[Stored data entries]
+ + + + +

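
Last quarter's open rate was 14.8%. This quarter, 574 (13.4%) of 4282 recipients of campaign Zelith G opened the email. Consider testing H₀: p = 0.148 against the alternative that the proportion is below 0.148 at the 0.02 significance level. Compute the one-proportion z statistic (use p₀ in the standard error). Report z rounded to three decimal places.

p̂ = 574/4282 = 0.1340495.
Under H₀, SE = √(0.148·0.852/4282) = √(2.94479e-05) = 0.0054266.
z = (0.1340495 − 0.148)/0.0054266 = -0.0139505/0.0054266 = -2.571.
p-value = P(Z < -2.571) ≈ 0.0051. With α = 0.02, reject H₀.

z = -2.571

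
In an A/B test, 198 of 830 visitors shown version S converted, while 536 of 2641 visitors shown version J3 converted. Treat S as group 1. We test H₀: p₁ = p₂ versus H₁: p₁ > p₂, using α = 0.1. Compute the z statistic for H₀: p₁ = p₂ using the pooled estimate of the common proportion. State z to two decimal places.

p̂₁ = 198/830 = 0.23855, p̂₂ = 536/2641 = 0.20295.
Pooled p̂ = (198+536)/(830+2641) = 734/3471 = 0.21147.
SE = √(0.166748 × 0.00158346) = 0.01625.
z = (0.23855 − 0.20295)/0.01625 = 0.03560/0.01625 = 2.19.
p-value = P(Z > 2.191) ≈ 0.0142. With α = 0.1, reject H₀.

z = 2.19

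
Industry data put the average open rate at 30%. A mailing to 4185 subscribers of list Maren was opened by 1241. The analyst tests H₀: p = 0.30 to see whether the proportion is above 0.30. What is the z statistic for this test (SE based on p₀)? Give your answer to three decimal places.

p̂ = 1241/4185 = 0.29654.
Standard error under H₀: √(0.3×0.7/4185) = 0.00708.
z = (0.29654 − 0.3)/0.00708 = -0.00346/0.00708 = -0.489.
p-value = P(Z > -0.489) ≈ 0.6876.

z = -0.489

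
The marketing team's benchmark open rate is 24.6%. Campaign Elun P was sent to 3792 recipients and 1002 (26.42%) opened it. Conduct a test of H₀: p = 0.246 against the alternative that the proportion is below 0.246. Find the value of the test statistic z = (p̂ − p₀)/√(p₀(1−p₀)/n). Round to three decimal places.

z = 2.608

p̂ = 1002/3792 ≈ 0.264241.
Under H₀, SE = √(0.246·0.754/3792) = √(4.89146e-05) = 0.006994.
z = (0.264241 − 0.246)/0.006994 = 0.018241/0.006994 = 2.608.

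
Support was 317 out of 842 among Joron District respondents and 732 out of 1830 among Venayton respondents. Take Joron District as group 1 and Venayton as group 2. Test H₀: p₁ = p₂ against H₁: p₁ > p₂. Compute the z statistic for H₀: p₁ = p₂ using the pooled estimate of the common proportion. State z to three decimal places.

p̂₁ = 317/842 = 0.37648, p̂₂ = 732/1830 = 0.40000.
Pooled p̂ = (317+732)/(842+1830) = 1049/2672 = 0.39259.
SE = √(0.238463 × 0.0017341) = 0.02034.
z = (0.37648 − 0.40000)/0.02034 = -0.02352/0.02034 = -1.156.

z = -1.156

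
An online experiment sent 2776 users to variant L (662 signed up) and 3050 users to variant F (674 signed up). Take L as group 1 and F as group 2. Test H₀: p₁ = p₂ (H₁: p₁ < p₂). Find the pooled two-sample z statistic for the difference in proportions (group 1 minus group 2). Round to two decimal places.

z = 1.59

p̂₁ = 662/2776 = 0.2385, p̂₂ = 674/3050 = 0.2210.
Pooled p̂ = (662+674)/(2776+3050) = 1336/5826 = 0.2293.
SE = √(0.176731 × 0.000688099) = 0.0110.
z = (0.2385 − 0.2210)/0.0110 = 0.0175/0.0110 = 1.59.
p-value = P(Z < 1.586) ≈ 0.9436.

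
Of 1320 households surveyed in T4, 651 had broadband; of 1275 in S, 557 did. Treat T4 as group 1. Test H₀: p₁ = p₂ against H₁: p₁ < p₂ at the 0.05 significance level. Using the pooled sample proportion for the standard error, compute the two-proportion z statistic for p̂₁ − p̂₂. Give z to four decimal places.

p̂₁ = 651/1320 = 0.4931818, p̂₂ = 557/1275 = 0.4368627.
Pooled p̂ = (651+557)/(1320+1275) = 1208/2595 = 0.4655106.
SE = √(0.24881 × 0.00154189) = 0.0195867.
z = (0.4931818 − 0.4368627)/0.0195867 = 0.0563191/0.0195867 = 2.8754.
p-value = P(Z < 2.875) ≈ 0.9980; since p > α = 0.05, fail to reject H₀.

z = 2.8754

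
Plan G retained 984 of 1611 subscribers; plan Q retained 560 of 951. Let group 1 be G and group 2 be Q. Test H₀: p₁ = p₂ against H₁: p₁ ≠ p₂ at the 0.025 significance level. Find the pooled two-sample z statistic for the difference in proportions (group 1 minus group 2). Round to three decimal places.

p̂₁ = 984/1611 ≈ 0.61080, p̂₂ = 560/951 ≈ 0.58885.
Pooled p̂ = (984+560)/(1611+951) = 1544/2562 = 0.60265.
SE = √(0.239462 × 0.00167226) = 0.02001.
z = (0.61080 − 0.58885)/0.02001 = 0.02195/0.02001 = 1.097.
Two-sided p-value ≈ 2·Φ(−1.097) = 0.2728, so at α = 0.025 we fail to reject H₀.

z = 1.097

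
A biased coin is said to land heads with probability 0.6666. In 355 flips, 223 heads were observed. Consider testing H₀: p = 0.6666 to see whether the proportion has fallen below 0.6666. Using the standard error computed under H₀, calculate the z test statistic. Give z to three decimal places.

p̂ = 223/355 ≈ 0.62817.
Under H₀, SE = √(0.6666·0.3334/355) = √(0.000626041) = 0.02502.
z = (0.62817 − 0.6666)/0.02502 = -0.03843/0.02502 = -1.536.

z = -1.536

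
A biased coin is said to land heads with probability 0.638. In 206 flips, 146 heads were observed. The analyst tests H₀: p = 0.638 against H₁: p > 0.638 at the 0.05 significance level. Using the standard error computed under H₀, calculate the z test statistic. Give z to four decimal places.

p̂ = 146/206 = 0.708738.
SE = √(p₀(1−p₀)/n) = √(0.23096/206) = 0.033484.
z = (0.708738 − 0.638)/0.033484 = 0.070738/0.033484 = 2.1126.
p-value = P(Z > 2.113) ≈ 0.0173; since p < α = 0.05, reject H₀.

z = 2.1126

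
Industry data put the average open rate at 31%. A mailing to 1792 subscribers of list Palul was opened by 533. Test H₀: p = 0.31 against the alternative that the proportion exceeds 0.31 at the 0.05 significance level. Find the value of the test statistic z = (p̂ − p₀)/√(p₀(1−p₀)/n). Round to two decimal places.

z = -1.15

p̂ = 533/1792 = 0.29743.
Standard error under H₀: √(0.31×0.69/1792) = 0.01093.
z = (0.29743 − 0.31)/0.01093 = -0.01257/0.01093 = -1.15.
p-value = P(Z > -1.150) ≈ 0.8750, so at α = 0.05 we fail to reject H₀.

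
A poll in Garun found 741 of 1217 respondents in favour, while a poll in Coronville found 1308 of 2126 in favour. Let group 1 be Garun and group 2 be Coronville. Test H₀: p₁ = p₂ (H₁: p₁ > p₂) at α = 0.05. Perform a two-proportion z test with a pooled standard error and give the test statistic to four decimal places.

p̂₁ = 741/1217 ≈ 0.608874, p̂₂ = 1308/2126 ≈ 0.615240.
Pooled p̂ = (741+1308)/(1217+2126) = 2049/3343 = 0.612923.
SE = √(0.237249 × 0.00129206) = 0.017508.
z = (0.608874 − 0.615240)/0.017508 = -0.006366/0.017508 = -0.3636.
p-value = P(Z > -0.364) ≈ 0.6419; since p > α = 0.05, fail to reject H₀.

z = -0.3636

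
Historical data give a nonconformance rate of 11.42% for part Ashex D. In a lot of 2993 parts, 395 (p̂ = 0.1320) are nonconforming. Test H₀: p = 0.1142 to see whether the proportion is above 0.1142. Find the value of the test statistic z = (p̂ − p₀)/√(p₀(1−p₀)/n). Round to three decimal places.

z = 3.057

p̂ = 395/2993 ≈ 0.131975.
Standard error under H₀: √(0.1142×0.8858/2993) = 0.005814.
z = (0.131975 − 0.1142)/0.005814 = 0.017775/0.005814 = 3.057.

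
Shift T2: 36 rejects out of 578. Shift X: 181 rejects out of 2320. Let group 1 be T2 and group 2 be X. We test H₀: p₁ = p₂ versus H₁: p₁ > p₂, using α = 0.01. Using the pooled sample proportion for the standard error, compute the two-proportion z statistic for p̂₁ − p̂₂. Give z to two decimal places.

z = -1.29

p̂₁ = 36/578 ≈ 0.0623, p̂₂ = 181/2320 ≈ 0.0780.
Pooled p̂ = (36+181)/(578+2320) = 217/2898 = 0.0749.
SE = √(p̂(1−p̂)(1/n₁+1/n₂)) = √(0.0749·0.9251·0.00216114) = √(0.000149707) = 0.0122.
z = (0.0623 − 0.0780)/0.0122 = -0.0157/0.0122 = -1.29.
p-value = P(Z > -1.286) ≈ 0.9008; since p > α = 0.01, fail to reject H₀.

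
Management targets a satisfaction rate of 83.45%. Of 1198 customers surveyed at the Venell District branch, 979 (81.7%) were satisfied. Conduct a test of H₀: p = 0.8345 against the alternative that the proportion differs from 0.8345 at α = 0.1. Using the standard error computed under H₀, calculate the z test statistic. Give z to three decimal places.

p̂ = 979/1198 = 0.817195.
SE = √(p₀(1−p₀)/n) = √(0.13811/1198) = 0.010737.
z = (0.817195 − 0.8345)/0.010737 = -0.017305/0.010737 = -1.612.
Two-sided p-value ≈ 2·Φ(−1.612) = 0.1070; since p > α = 0.1, fail to reject H₀.

z = -1.612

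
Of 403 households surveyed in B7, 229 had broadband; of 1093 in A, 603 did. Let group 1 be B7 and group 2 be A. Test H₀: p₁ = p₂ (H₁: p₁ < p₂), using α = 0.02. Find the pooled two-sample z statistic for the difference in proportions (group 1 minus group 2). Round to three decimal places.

p̂₁ = 229/403 = 0.568238, p̂₂ = 603/1093 = 0.551693.
Pooled p̂ = (229+603)/(403+1093) = 832/1496 = 0.556150.
SE = √(p̂(1−p̂)(1/n₁+1/n₂)) = √(0.556150·0.443850·0.0033963) = √(0.000838368) = 0.028955.
z = (0.568238 − 0.551693)/0.028955 = 0.016545/0.028955 = 0.571.
p-value = P(Z < 0.571) ≈ 0.7161. With α = 0.02, fail to reject H₀.

z = 0.571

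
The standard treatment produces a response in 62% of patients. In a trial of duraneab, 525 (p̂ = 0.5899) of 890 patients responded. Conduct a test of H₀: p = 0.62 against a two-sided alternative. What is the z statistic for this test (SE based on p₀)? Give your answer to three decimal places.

p̂ = 525/890 = 0.58989.
Under H₀, SE = √(0.62·0.38/890) = √(0.000264719) = 0.01627.
z = (0.58989 − 0.62)/0.01627 = -0.03011/0.01627 = -1.851.

z = -1.851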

+ + + + +

Produce an exact transcription of the lines from the one containing "The standard treatment" through the end of the records, both included, and no other lines.

■ **Task response**:
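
The standard treatment produces a response in 62% of patients. In a trial of duraneab, 525 (p̂ = 0.5899) of 890 patients responded. Conduct a test of H₀: p = 0.62 against a two-sided alternative. What is the z statistic for this test (SE based on p₀)? Give your answer to three decimal places.

p̂ = 525/890 = 0.58989.
Under H₀, SE = √(0.62·0.38/890) = √(0.000264719) = 0.01627.
z = (0.58989 − 0.62)/0.01627 = -0.03011/0.01627 = -1.851.

z = -1.851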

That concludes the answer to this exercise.